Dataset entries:
# # #

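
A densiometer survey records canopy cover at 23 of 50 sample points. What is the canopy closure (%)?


Formula: Canopy closure = covered points / total points * 100
Closure = 23 / 50 * 100
Closure = 0.46 * 100 = 46.0%

46.0


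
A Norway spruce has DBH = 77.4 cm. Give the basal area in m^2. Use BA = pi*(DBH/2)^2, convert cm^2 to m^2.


Formula: BA = pi * (DBH/2)^2 / 10000  (cm^2 to m^2)
Radius = DBH/2 = 77.4/2 = 38.7 cm
BA = pi * 38.7^2 / 10000
   = 4705.1319 cm^2 / 10000
   = 0.4705 m^2

0.4705


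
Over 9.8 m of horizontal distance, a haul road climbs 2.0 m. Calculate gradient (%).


Formula: Gradient = rise / run * 100
Gradient = 2.0 / 9.8 * 100 = 20.4%

20.4


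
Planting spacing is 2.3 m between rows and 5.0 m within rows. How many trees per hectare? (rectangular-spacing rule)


Formula: TPH = 10000 m^2/ha / (spacing_x * spacing_y)
Area per tree = 2.3 m * 5.0 m = 11.5 m^2
TPH = 10000 / 11.5 = 870 trees/ha

870


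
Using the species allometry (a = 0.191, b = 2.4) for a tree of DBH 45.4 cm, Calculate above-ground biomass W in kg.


Formula: W = a * DBH^b  (allometric power law)
DBH^b = 45.4^2.4 = 9482.7444
W = 0.191 * 9482.7444 = 1811.2 kg

1811.2


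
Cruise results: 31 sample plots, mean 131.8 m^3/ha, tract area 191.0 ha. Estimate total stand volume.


Formula: Total Volume = Mean Volume per ha * Total Area
Total Volume = 131.8 m^3/ha * 191.0 ha
Total Volume = 25174 m^3

25174


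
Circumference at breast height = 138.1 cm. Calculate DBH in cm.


Formula: DBH = C / pi
DBH = 138.1 / pi
pi = 3.14159...
DBH = 44.0 cm

44.0


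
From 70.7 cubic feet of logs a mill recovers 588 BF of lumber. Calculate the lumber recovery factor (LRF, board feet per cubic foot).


Formula: LRF = Lumber Output (BF) / Log Input (ft^3)
LRF = 588 BF / 70.7 ft^3
LRF = 8.32 BF/ft^3

8.32


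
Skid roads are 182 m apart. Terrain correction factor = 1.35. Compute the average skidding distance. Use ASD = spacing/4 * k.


Formula: ASD = (spacing / 4) * correction
Uncorrected distance = spacing / 4 = 182 / 4 = 45.5 m
ASD = 45.5 * 1.35 = 61 m

61


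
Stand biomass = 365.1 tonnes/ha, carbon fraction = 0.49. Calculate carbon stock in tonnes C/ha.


Formula: Carbon Stock = Biomass * Carbon Fraction
C = 365.1 t/ha * 0.49
C = 178.9 t C/ha

178.9


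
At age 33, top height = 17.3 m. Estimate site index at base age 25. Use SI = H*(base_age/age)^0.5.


Formula: SI = H_dom * (base_age / age)^0.5
Age ratio = 25 / 33 = 0.75758
sqrt(age_ratio) = 0.87039
SI = 17.3 * 0.87039 = 15.1 m

15.1


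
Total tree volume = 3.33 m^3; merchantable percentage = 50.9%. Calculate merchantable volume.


Formula: MV = V_total * (merchantable_pct / 100)
Merchantable fraction = 50.9% / 100 = 0.509
MV = 3.33 m^3 * 0.509 = 1.695 m^3

1.695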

# # #

» GOAL OF THE EXERCISE
Write the records out again. Each one must match exactly.

» YOUR RESPONSE
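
A densiometer survey records canopy cover at 23 of 50 sample points. What is the canopy closure (%)?


Formula: Canopy closure = covered points / total points * 100
Closure = 23 / 50 * 100
Closure = 0.46 * 100 = 46.0%

46.0


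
A Norway spruce has DBH = 77.4 cm. Give the basal area in m^2. Use BA = pi*(DBH/2)^2, convert cm^2 to m^2.


Formula: BA = pi * (DBH/2)^2 / 10000  (cm^2 to m^2)
Radius = DBH/2 = 77.4/2 = 38.7 cm
BA = pi * 38.7^2 / 10000
   = 4705.1319 cm^2 / 10000
   = 0.4705 m^2

0.4705


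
Over 9.8 m of horizontal distance, a haul road climbs 2.0 m. Calculate gradient (%).


Formula: Gradient = rise / run * 100
Gradient = 2.0 / 9.8 * 100 = 20.4%

20.4


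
Planting spacing is 2.3 m between rows and 5.0 m within rows. How many trees per hectare? (rectangular-spacing rule)


Formula: TPH = 10000 m^2/ha / (spacing_x * spacing_y)
Area per tree = 2.3 m * 5.0 m = 11.5 m^2
TPH = 10000 / 11.5 = 870 trees/ha

870


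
Using the species allometry (a = 0.191, b = 2.4) for a tree of DBH 45.4 cm, Calculate above-ground biomass W in kg.


Formula: W = a * DBH^b  (allometric power law)
DBH^b = 45.4^2.4 = 9482.7444
W = 0.191 * 9482.7444 = 1811.2 kg

1811.2


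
Cruise results: 31 sample plots, mean 131.8 m^3/ha, tract area 191.0 ha. Estimate total stand volume.


Formula: Total Volume = Mean Volume per ha * Total Area
Total Volume = 131.8 m^3/ha * 191.0 ha
Total Volume = 25174 m^3

25174


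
Circumference at breast height = 138.1 cm. Calculate DBH in cm.


Formula: DBH = C / pi
DBH = 138.1 / pi
pi = 3.14159...
DBH = 44.0 cm

44.0


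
From 70.7 cubic feet of logs a mill recovers 588 BF of lumber. Calculate the lumber recovery factor (LRF, board feet per cubic foot).


Formula: LRF = Lumber Output (BF) / Log Input (ft^3)
LRF = 588 BF / 70.7 ft^3
LRF = 8.32 BF/ft^3

8.32


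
Skid roads are 182 m apart. Terrain correction factor = 1.35. Compute the average skidding distance. Use ASD = spacing/4 * k.


Formula: ASD = (spacing / 4) * correction
Uncorrected distance = spacing / 4 = 182 / 4 = 45.5 m
ASD = 45.5 * 1.35 = 61 m

61


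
Stand biomass = 365.1 tonnes/ha, carbon fraction = 0.49. Calculate carbon stock in tonnes C/ha.


Formula: Carbon Stock = Biomass * Carbon Fraction
C = 365.1 t/ha * 0.49
C = 178.9 t C/ha

178.9


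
At age 33, top height = 17.3 m. Estimate site index at base age 25. Use SI = H*(base_age/age)^0.5.


Formula: SI = H_dom * (base_age / age)^0.5
Age ratio = 25 / 33 = 0.75758
sqrt(age_ratio) = 0.87039
SI = 17.3 * 0.87039 = 15.1 m

15.1


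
Total tree volume = 3.33 m^3; merchantable percentage = 50.9%. Calculate merchantable volume.


Formula: MV = V_total * (merchantable_pct / 100)
Merchantable fraction = 50.9% / 100 = 0.509
MV = 3.33 m^3 * 0.509 = 1.695 m^3

1.695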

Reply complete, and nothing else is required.